Collected data

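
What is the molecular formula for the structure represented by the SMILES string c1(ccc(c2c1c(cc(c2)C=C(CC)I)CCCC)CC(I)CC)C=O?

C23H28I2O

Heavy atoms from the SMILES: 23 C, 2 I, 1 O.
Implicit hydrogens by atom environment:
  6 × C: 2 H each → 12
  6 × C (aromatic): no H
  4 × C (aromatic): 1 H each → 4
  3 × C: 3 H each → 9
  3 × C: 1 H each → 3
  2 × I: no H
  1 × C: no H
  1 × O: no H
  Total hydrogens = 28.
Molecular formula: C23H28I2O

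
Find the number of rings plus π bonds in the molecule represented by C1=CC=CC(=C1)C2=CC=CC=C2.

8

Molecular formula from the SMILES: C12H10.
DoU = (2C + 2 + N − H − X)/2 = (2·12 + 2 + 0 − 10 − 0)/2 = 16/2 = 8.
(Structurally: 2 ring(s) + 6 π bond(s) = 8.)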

Assignment
What is wanted is every line above, written out exactly.

Result for this task
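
What is the molecular formula for the structure represented by the SMILES string c1(ccc(c2c1c(cc(c2)C=C(CC)I)CCCC)CC(I)CC)C=O?

C23H28I2O

Heavy atoms from the SMILES: 23 C, 2 I, 1 O.
Implicit hydrogens by atom environment:
  6 × C: 2 H each → 12
  6 × C (aromatic): no H
  4 × C (aromatic): 1 H each → 4
  3 × C: 3 H each → 9
  3 × C: 1 H each → 3
  2 × I: no H
  1 × C: no H
  1 × O: no H
  Total hydrogens = 28.
Molecular formula: C23H28I2O

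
Find the number of rings plus π bonds in the molecule represented by C1=CC=CC(=C1)C2=CC=CC=C2.

8

Molecular formula from the SMILES: C12H10.
DoU = (2C + 2 + N − H − X)/2 = (2·12 + 2 + 0 − 10 − 0)/2 = 16/2 = 8.
(Structurally: 2 ring(s) + 6 π bond(s) = 8.)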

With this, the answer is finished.